# WHAT THE EXERCISE ASKS
Copy out the lines below that hold the word "nitrogen".

____ DATASET RECORDS

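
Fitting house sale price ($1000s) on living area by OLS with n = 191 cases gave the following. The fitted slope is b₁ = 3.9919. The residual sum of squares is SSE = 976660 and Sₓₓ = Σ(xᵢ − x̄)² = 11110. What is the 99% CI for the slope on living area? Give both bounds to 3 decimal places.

(2.217, 5.767)

MSE = SSE/(n − 2) = 976660/189 = 5167.51.
SE(b₁) = √(MSE/Sₓₓ) = √(5167.51/11110) = 0.681999.
df = n − 2 = 189.
t* = t_{0.005, 189} = 2.602092.
Margin = t* × SE = 2.602092 × 0.681999 = 1.77462.
CI: 3.9919 ± 1.77462 → (2.217, 5.767).
With 99% confidence, each one-unit increase in living area is associated with a change of between 2.217 and 5.767 $1000s in house sale price.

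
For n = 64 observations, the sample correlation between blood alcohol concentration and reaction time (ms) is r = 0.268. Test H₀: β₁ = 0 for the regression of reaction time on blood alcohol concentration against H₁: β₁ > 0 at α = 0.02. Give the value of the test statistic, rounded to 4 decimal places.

t = r·√(n − 2)/√(1 − r²) = 0.268·√62/√0.928176 = 2.1904.
df = n − 2 = 62.
One-sided p ≈ 0.0161, which is < 0.02, so reject H₀.
There is evidence of a linear association between blood alcohol concentration and reaction time.

t = 2.1904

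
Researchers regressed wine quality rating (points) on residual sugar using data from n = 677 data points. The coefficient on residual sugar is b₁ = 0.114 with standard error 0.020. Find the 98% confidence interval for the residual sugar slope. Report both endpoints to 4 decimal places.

df = n − 2 = 677 − 2 = 675.
t* = t_{0.01, 675} = 2.331885.
Margin = t* × SE = 2.331885 × 0.020 = 0.046638.
CI: 0.114 ± 0.046638 → (0.0674, 0.1606).
With 98% confidence, each one-unit increase in residual sugar is associated with a change of between 0.0674 and 0.1606 points in wine quality rating.

(0.0674, 0.1606)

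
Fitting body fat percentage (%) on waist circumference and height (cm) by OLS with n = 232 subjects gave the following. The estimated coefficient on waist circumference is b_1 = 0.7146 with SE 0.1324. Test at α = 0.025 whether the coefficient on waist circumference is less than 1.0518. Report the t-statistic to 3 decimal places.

t = -2.547

H₀: β₁ = 1.0518 vs H₁: β₁ < 1.0518.
t = (b_1 − β₁⁰)/SE = (0.7146 − 1.0518) / 0.1324 = -2.547.
df = n − k − 1 = 232 − 2 − 1 = 229.
One-sided p ≈ 0.0058, which is < 0.025, so reject H₀.
There is evidence that the true slope on waist circumference is below 1.0518 % per unit, holding the other predictors fixed.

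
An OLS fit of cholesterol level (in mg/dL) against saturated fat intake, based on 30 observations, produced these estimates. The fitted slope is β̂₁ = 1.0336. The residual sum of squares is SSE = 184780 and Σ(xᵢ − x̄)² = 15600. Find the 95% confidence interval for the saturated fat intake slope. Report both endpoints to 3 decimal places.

MSE = SSE/(n − 2) = 184780/28 = 6599.29.
SE(β̂₁) = √(MSE/Sₓₓ) = √(6599.29/15600) = 0.650408.
df = n − 2 = 28.
t* = t_{0.025, 28} = 2.048407.
Margin = t* × SE = 2.048407 × 0.650408 = 1.33230.
CI: 1.0336 ± 1.33230 → (-0.299, 2.366).
With 95% confidence, each one-unit increase in saturated fat intake is associated with a change of between -0.299 and 2.366 mg/dL in cholesterol level.

(-0.299, 2.366)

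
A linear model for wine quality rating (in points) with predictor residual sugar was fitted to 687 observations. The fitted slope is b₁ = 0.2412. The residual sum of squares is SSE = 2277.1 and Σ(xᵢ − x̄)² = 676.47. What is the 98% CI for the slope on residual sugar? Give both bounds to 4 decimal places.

MSE = SSE/(n − 2) = 2277.1/685 = 3.32423.
SE(b₁) = √(MSE/Sₓₓ) = √(3.32423/676.47) = 0.0701006.
df = n − 2 = 685.
t* = t_{0.01, 685} = 2.331804.
Margin = t* × SE = 2.331804 × 0.0701006 = 0.163461.
CI: 0.2412 ± 0.163461 → (0.0777, 0.4047).
With 98% confidence, each one-unit increase in residual sugar is associated with a change of between 0.0777 and 0.4047 points in wine quality rating.

(0.0777, 0.4047)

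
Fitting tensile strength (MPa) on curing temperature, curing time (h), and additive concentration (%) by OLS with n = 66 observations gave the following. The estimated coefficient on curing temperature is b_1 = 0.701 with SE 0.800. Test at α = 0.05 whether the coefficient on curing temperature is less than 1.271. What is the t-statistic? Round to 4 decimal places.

t = -0.7125

H₀: β₁ = 1.271 vs H₁: β₁ < 1.271.
t = (b_1 − β₁⁰)/SE = (0.701 − 1.271) / 0.800 = -0.7125.
df = n − k − 1 = 66 − 3 − 1 = 62.
One-sided p ≈ 0.2394, which is ≥ 0.05, so fail to reject H₀.
The data do not give significant evidence that the true slope on curing temperature is below 1.271 MPa per unit, holding the other predictors fixed.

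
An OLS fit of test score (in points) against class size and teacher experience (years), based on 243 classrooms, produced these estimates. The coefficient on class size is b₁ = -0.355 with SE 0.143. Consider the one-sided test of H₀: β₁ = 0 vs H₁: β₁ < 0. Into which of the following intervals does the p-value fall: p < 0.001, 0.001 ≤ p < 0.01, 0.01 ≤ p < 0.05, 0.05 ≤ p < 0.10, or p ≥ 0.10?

t = -0.355 / 0.143 = -2.483.
df = n − k − 1 = 243 − 2 − 1 = 240.
One-sided p = P(T_{240} < t) ≈ 0.0069.
So 0.001 ≤ p < 0.01.

0.001 ≤ p < 0.01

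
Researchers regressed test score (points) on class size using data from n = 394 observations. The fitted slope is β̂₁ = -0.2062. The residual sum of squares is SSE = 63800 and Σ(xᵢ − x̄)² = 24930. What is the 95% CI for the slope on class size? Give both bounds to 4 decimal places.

(-0.3651, -0.0473)

MSE = SSE/(n − 2) = 63800/392 = 162.755.
SE(β̂₁) = √(MSE/Sₓₓ) = √(162.755/24930) = 0.080799.
df = n − 2 = 392.
t* = t_{0.025, 392} = 1.966034.
Margin = t* × SE = 1.966034 × 0.080799 = 0.158854.
CI: -0.2062 ± 0.158854 → (-0.3651, -0.0473).
With 95% confidence, each one-unit increase in class size is associated with a change of between -0.3651 and -0.0473 points in test score.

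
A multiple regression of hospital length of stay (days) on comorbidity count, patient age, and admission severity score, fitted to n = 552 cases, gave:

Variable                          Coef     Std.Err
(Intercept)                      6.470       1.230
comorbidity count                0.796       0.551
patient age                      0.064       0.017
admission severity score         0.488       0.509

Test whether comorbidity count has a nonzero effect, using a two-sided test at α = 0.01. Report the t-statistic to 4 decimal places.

t = 1.4446

Read off: b = 0.796, SE = 0.551 for comorbidity count.
H₀: β₁ = 0 vs H₁: β₁ ≠ 0.
t = 0.796 / 0.551 = 1.4446.
df = n − k − 1 = 552 − 3 − 1 = 548.
Two-sided p ≈ 0.1491, which is ≥ 0.01, so fail to reject H₀.
The data do not give significant evidence of an association between comorbidity count and hospital length of stay, after adjusting for the other predictors.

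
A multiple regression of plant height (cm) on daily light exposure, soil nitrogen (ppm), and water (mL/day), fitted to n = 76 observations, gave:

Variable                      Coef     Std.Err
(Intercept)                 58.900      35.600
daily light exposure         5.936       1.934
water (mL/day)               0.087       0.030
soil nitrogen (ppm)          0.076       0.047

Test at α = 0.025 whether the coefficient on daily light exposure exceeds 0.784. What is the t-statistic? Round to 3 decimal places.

t = 2.664

Read off: b = 5.936, SE = 1.934 for daily light exposure.
H₀: β₁ = 0.784 vs H₁: β₁ > 0.784.
t = (5.936 − 0.784) / 1.934 = 2.664.
df = n − k − 1 = 76 − 3 − 1 = 72.
One-sided p ≈ 0.0048, which is < 0.025, so reject H₀.
There is evidence that the true slope on daily light exposure exceeds 0.784 cm per unit, holding the other predictors fixed.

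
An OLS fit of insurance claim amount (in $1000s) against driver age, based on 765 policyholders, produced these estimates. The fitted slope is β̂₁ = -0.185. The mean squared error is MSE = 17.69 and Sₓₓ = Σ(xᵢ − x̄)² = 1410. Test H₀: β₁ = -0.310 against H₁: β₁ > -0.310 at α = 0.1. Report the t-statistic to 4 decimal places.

SE(β̂₁) = √(MSE/Sₓₓ) = √(17.69/1410) = 0.112009.
t = (-0.185 − (-0.310)) / 0.112009 = 1.1160.
df = n − 2 = 763.
One-sided p ≈ 0.1324, which is ≥ 0.1, so fail to reject H₀.
The data do not give significant evidence that the true slope on driver age exceeds -0.310 $1000s per unit.

t = 1.1160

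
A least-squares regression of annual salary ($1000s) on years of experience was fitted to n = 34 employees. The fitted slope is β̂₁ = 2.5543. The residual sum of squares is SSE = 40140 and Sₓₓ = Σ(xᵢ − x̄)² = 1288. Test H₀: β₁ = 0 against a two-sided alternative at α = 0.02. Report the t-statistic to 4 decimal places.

MSE = SSE/(n − 2) = 40140/32 = 1254.38.
SE(β̂₁) = √(MSE/Sₓₓ) = √(1254.38/1288) = 0.98686.
t = 2.5543 / 0.98686 = 2.5883.
df = n − 2 = 32.
Two-sided p ≈ 0.0144, which is < 0.02, so reject H₀.
There is evidence that years of experience is associated with annual salary.

t = 2.5883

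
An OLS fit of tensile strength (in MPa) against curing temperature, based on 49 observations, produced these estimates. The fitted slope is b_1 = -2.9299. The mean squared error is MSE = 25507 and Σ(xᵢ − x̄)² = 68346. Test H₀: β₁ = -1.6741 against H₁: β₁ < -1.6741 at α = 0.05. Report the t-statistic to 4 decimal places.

t = -2.0556

SE(b_1) = √(MSE/Sₓₓ) = √(25507/68346) = 0.610904.
t = (-2.9299 − (-1.6741)) / 0.610904 = -2.0556.
df = n − 2 = 47.
One-sided p ≈ 0.0227, which is < 0.05, so reject H₀.
There is evidence that the true slope on curing temperature is below -1.6741 MPa per unit.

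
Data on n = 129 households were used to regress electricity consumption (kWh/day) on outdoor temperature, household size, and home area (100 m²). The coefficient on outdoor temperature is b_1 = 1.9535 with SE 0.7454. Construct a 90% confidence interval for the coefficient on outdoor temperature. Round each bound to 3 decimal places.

df = n − k − 1 = 129 − 3 − 1 = 125.
t* = t_{0.05, 125} = 1.657135.
Margin = t* × SE = 1.657135 × 0.7454 = 1.23523.
CI: 1.9535 ± 1.23523 → (0.718, 3.189).
With 90% confidence, each one-unit increase in outdoor temperature is associated with a change of between 0.718 and 3.189 kWh/day in electricity consumption, holding the other predictors fixed.

(0.718, 3.189)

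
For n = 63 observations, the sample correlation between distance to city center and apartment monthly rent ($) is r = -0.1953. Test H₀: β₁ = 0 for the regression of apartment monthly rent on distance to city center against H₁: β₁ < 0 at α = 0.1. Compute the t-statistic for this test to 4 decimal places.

t = -1.5553

t = r·√(n − 2)/√(1 − r²) = -0.1953·√61/√0.961858 = -1.5553.
df = n − 2 = 61.
One-sided p ≈ 0.0625, which is < 0.1, so reject H₀.
There is evidence of a linear association between distance to city center and apartment monthly rent.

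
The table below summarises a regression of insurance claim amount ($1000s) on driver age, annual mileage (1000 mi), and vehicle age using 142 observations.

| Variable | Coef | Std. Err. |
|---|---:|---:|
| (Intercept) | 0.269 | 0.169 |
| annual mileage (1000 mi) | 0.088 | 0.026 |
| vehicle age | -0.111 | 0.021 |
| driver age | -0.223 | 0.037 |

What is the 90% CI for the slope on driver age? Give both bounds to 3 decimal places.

Read off: b = -0.223, SE = 0.037 for driver age.
df = n − k − 1 = 142 − 3 − 1 = 138.
t* = t_{0.05, 138} = 1.65597.
Margin = t* × SE = 1.65597 × 0.037 = 0.06127.
CI: -0.223 ± 0.06127 → (-0.284, -0.162).

(-0.284, -0.162)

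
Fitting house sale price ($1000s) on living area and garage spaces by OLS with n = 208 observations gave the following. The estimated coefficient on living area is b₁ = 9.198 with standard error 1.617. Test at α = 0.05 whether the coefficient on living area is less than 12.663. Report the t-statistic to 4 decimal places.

t = -2.1429

H₀: β₁ = 12.663 vs H₁: β₁ < 12.663.
t = (b₁ − β₁⁰)/SE = (9.198 − 12.663) / 1.617 = -2.1429.
df = n − k − 1 = 208 − 2 − 1 = 205.
One-sided p ≈ 0.0167, which is < 0.05, so reject H₀.
There is evidence that the true slope on living area is below 12.663 $1000s per unit, holding the other predictors fixed.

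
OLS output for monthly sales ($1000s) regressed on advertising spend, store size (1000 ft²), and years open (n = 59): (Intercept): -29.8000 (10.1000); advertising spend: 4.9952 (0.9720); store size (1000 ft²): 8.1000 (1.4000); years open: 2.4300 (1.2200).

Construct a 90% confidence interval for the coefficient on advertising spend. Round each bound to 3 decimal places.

Read off: b = 4.9952, SE = 0.9720 for advertising spend.
df = n − k − 1 = 59 − 3 − 1 = 55.
t* = t_{0.05, 55} = 1.673034.
Margin = t* × SE = 1.673034 × 0.9720 = 1.62619.
CI: 4.9952 ± 1.62619 → (3.369, 6.621).

(3.369, 6.621)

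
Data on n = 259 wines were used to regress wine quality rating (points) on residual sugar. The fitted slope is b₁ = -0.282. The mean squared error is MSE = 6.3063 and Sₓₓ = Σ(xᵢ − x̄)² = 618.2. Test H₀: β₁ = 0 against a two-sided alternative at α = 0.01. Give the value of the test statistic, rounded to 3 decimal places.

SE(b₁) = √(MSE/Sₓₓ) = √(6.3063/618.2) = 0.101.
t = -0.282 / 0.101 = -2.792.
df = n − 2 = 257.
Two-sided p ≈ 0.0056, which is < 0.01, so reject H₀.
There is evidence that residual sugar is associated with wine quality rating.

t = -2.792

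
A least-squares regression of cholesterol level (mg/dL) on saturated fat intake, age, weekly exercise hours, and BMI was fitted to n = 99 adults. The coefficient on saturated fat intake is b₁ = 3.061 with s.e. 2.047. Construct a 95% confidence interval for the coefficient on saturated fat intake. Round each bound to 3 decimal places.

(-1.003, 7.125)

df = n − k − 1 = 99 − 4 − 1 = 94.
t* = t_{0.025, 94} = 1.985523.
Margin = t* × SE = 1.985523 × 2.047 = 4.06437.
CI: 3.061 ± 4.06437 → (-1.003, 7.125).
With 95% confidence, each one-unit increase in saturated fat intake is associated with a change of between -1.003 and 7.125 mg/dL in cholesterol level, holding the other predictors fixed.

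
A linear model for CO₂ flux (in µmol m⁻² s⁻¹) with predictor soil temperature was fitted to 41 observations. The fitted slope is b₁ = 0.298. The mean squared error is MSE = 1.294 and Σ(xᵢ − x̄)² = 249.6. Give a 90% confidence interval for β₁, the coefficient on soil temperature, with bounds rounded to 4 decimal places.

SE(b₁) = √(MSE/Sₓₓ) = √(1.294/249.6) = 0.072002.
df = n − 2 = 39.
t* = t_{0.05, 39} = 1.684875.
Margin = t* × SE = 1.684875 × 0.072002 = 0.121314.
CI: 0.298 ± 0.121314 → (0.1767, 0.4193).
With 90% confidence, each one-unit increase in soil temperature is associated with a change of between 0.1767 and 0.4193 µmol m⁻² s⁻¹ in CO₂ flux.

(0.1767, 0.4193)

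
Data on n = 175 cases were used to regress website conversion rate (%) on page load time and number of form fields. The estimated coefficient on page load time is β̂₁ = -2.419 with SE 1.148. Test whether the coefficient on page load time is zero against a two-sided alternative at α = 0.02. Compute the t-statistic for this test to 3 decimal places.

t = -2.107

H₀: β₁ = 0 vs H₁: β₁ ≠ 0.
t = (β̂₁ − β₁⁰)/SE = -2.419 / 1.148 = -2.107.
df = n − k − 1 = 175 − 2 − 1 = 172.
Two-sided p ≈ 0.0366, which is ≥ 0.02, so fail to reject H₀.
The data do not give significant evidence of an association between page load time and website conversion rate, after adjusting for the other predictors.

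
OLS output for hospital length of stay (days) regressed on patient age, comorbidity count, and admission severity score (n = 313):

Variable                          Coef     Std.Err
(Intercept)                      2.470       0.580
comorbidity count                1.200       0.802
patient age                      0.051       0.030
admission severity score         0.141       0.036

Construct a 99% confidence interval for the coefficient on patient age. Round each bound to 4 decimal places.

(-0.0268, 0.1288)

Read off: b = 0.051, SE = 0.030 for patient age.
df = n − k − 1 = 313 − 3 − 1 = 309.
t* = t_{0.005, 309} = 2.591833.
Margin = t* × SE = 2.591833 × 0.030 = 0.077755.
CI: 0.051 ± 0.077755 → (-0.0268, 0.1288).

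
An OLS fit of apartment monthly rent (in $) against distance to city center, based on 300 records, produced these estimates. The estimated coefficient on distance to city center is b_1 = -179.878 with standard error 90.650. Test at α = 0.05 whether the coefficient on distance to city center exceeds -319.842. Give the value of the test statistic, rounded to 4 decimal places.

t = 1.5440

H₀: β₁ = -319.842 vs H₁: β₁ > -319.842.
t = (b_1 − β₁⁰)/SE = (-179.878 − (-319.842)) / 90.650 = 1.5440.
df = n − 2 = 300 − 2 = 298.
One-sided p ≈ 0.0618, which is ≥ 0.05, so fail to reject H₀.
The data do not give significant evidence that the true slope on distance to city center exceeds -319.842 $ per unit.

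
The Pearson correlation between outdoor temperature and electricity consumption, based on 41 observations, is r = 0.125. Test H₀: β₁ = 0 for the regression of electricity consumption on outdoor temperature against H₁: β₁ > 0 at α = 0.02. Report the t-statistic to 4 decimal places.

t = r·√(n − 2)/√(1 − r²) = 0.125·√39/√0.984375 = 0.7868.
df = n − 2 = 39.
One-sided p ≈ 0.2181, which is ≥ 0.02, so fail to reject H₀.
The data do not give significant evidence of a linear association between outdoor temperature and electricity consumption.

t = 0.7868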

________

# RESPONSE
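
A multiple regression of plant height (cm) on daily light exposure, soil nitrogen (ppm), and water (mL/day), fitted to n = 76 observations, gave:
soil nitrogen (ppm)          0.076       0.047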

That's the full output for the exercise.